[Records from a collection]
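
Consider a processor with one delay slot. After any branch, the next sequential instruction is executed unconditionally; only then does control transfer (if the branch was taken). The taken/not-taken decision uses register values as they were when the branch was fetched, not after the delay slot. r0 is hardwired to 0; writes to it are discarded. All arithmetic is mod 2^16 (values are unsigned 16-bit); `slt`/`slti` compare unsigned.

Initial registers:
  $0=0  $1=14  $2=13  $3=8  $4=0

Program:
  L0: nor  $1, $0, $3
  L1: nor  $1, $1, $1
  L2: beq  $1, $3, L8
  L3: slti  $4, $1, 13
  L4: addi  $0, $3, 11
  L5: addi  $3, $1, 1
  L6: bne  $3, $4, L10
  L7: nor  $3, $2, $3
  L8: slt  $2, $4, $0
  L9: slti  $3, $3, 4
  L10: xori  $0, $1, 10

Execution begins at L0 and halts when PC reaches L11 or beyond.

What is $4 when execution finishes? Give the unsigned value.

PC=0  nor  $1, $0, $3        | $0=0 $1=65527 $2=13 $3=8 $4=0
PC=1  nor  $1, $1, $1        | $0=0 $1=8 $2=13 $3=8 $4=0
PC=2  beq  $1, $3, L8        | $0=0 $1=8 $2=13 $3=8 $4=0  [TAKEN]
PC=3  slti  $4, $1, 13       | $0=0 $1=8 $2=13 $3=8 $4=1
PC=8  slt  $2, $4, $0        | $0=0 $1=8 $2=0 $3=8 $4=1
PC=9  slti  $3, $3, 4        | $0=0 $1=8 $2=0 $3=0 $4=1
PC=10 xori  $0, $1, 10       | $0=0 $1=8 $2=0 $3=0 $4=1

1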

■ Your instructions
Give back every entry, unchanged in any way.

■ Answer to the problem
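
Consider a processor with one delay slot. After any branch, the next sequential instruction is executed unconditionally; only then does control transfer (if the branch was taken). The taken/not-taken decision uses register values as they were when the branch was fetched, not after the delay slot. r0 is hardwired to 0; writes to it are discarded. All arithmetic is mod 2^16 (values are unsigned 16-bit); `slt`/`slti` compare unsigned.

Initial registers:
  $0=0  $1=14  $2=13  $3=8  $4=0

Program:
  L0: nor  $1, $0, $3
  L1: nor  $1, $1, $1
  L2: beq  $1, $3, L8
  L3: slti  $4, $1, 13
  L4: addi  $0, $3, 11
  L5: addi  $3, $1, 1
  L6: bne  $3, $4, L10
  L7: nor  $3, $2, $3
  L8: slt  $2, $4, $0
  L9: slti  $3, $3, 4
  L10: xori  $0, $1, 10

Execution begins at L0 and halts when PC reaches L11 or beyond.

What is $4 when execution finishes? Give the unsigned value.

PC=0  nor  $1, $0, $3        | $0=0 $1=65527 $2=13 $3=8 $4=0
PC=1  nor  $1, $1, $1        | $0=0 $1=8 $2=13 $3=8 $4=0
PC=2  beq  $1, $3, L8        | $0=0 $1=8 $2=13 $3=8 $4=0  [TAKEN]
PC=3  slti  $4, $1, 13       | $0=0 $1=8 $2=13 $3=8 $4=1
PC=8  slt  $2, $4, $0        | $0=0 $1=8 $2=0 $3=8 $4=1
PC=9  slti  $3, $3, 4        | $0=0 $1=8 $2=0 $3=0 $4=1
PC=10 xori  $0, $1, 10       | $0=0 $1=8 $2=0 $3=0 $4=1

1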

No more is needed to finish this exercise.